(Stored items)
>>

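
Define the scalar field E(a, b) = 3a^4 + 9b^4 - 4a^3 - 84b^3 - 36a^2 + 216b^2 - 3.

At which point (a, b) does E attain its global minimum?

(3, 0)

E(a,b) separates as P(a) + Q(b) − 3, so its minimum is min P + min Q − 3.
P'(a) = 12a(a - 3)(a + 2) vanishes at a ∈ {-2, 0, 3}; Q'(b) = 36b(b - 4)(b - 3) vanishes at b ∈ {0, 3, 4}.
Local minima of P (where P''>0): P(-2)=-64, P(3)=-189. Local minima of Q: Q(0)=0, Q(4)=384.
So the global minimum of E is P(3) + Q(0) − 3 = -189 + 0 − 3 = -192, attained at (3, 0).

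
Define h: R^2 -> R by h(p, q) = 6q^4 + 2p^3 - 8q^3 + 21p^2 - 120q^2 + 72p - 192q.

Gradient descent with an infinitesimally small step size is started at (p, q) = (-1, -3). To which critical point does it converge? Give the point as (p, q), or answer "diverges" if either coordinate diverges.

h is separable, so gradient descent decouples: p follows -∂h/∂p, q follows -∂h/∂q.
∂h/∂p = 6(p + 3)(p + 4); at p=-1 this is 36, so p decreases.
∂h/∂q = 24(q - 4)(q + 1)(q + 2); at q=-3 this is -336, so q increases.
p converges to its nearest critical value -3 (a local min of the p-part); q converges to -2. The iterate converges to (-3, -2).

(-3, -2)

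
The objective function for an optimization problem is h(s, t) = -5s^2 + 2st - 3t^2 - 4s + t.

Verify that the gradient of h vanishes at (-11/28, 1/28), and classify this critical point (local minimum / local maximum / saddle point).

∇h = (-10s + 2t - 4, 2s - 6t + 1); substituting (-11/28, 1/28) gives ∇h = (0, 0), so (-11/28, 1/28) is indeed a critical point.
The Hessian of h is constant: H = [[-10, 2], [2, -6]].
det(H) = (-10)·(-6) − 2² = 56.
det(H) > 0 and tr(H) = -16 < 0, so H is negative definite and the point is a local maximum.

local maximum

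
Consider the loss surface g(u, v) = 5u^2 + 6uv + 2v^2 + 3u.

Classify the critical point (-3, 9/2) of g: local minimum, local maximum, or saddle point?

local minimum

The Hessian of g is constant: H = [[10, 6], [6, 4]].
det(H) = 10·4 − 6² = 4.
det(H) > 0 and tr(H) = 14 > 0, so H is positive definite and the point is a local minimum.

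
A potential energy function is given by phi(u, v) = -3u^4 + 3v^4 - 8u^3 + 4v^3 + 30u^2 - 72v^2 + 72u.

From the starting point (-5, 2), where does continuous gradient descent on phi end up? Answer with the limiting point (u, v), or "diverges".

phi is separable, so gradient descent decouples: u follows -∂phi/∂u, v follows -∂phi/∂v.
∂phi/∂u = -12(u - 2)(u + 1)(u + 3); at u=-5 this is 672, so u decreases.
∂phi/∂v = 12v(v - 3)(v + 4); at v=2 this is -144, so v increases.
The u-coordinate has no critical point in that direction and runs off to infinity.

diverges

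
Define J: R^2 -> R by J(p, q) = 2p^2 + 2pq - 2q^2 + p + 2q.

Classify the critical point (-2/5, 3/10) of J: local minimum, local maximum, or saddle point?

saddle point

The Hessian of J is constant: H = [[4, 2], [2, -4]].
det(H) = 4·(-4) − 2² = -20.
Since det(H) < 0, H is indefinite and the critical point is a saddle point.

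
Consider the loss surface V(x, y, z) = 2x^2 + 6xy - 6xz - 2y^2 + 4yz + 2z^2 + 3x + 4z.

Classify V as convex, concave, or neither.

V is quadratic, so its Hessian is the constant matrix H = [[4, 6, -6], [6, -4, 4], [-6, 4, 4]].
Leading principal minors: 4, -52, -416.
Neither pattern holds ⇒ H is indefinite ⇒ neither convex nor concave.

neither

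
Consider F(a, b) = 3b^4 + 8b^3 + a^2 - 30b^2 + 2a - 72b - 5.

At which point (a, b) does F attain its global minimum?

(-1, 2)

F(a,b) separates as P(a) + Q(b) − 5, so its minimum is min P + min Q − 5.
P'(a) = 2a + 2 vanishes at a ∈ {-1}; Q'(b) = 12(b - 2)(b + 1)(b + 3) vanishes at b ∈ {-3, -1, 2}.
Local minima of P (where P''>0): P(-1)=-1. Local minima of Q: Q(-3)=-27, Q(2)=-152.
So the global minimum of F is P(-1) + Q(2) − 5 = -1 − 152 − 5 = -158, attained at (-1, 2).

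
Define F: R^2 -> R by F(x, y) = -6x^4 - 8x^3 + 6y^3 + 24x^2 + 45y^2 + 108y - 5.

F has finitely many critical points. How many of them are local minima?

1

F separates as a function of x plus a function of y, so ∇F=0 decouples.
∂F/∂x = -24x(x - 1)(x + 2) = 0 at x ∈ {-2, 0, 1}; ∂F/∂y = 18(y + 2)(y + 3) = 0 at y ∈ {-3, -2}.
The Hessian is diagonal: diag(F_xx, F_yy). Second derivatives: F_xx(-2)=-144, F_xx(0)=48, F_xx(1)=-72; F_yy(-3)=-18, F_yy(-2)=18.
Local minima occur where both diagonal entries positive: (0, -2). Count: 1.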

<<

# [Exercise description]
Copy every line of the data that holds the string "Consider".

# [Answer box]
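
Consider the loss surface g(u, v) = 5u^2 + 6uv + 2v^2 + 3u.
Consider the loss surface V(x, y, z) = 2x^2 + 6xy - 6xz - 2y^2 + 4yz + 2z^2 + 3x + 4z.
Consider F(a, b) = 3b^4 + 8b^3 + a^2 - 30b^2 + 2a - 72b - 5.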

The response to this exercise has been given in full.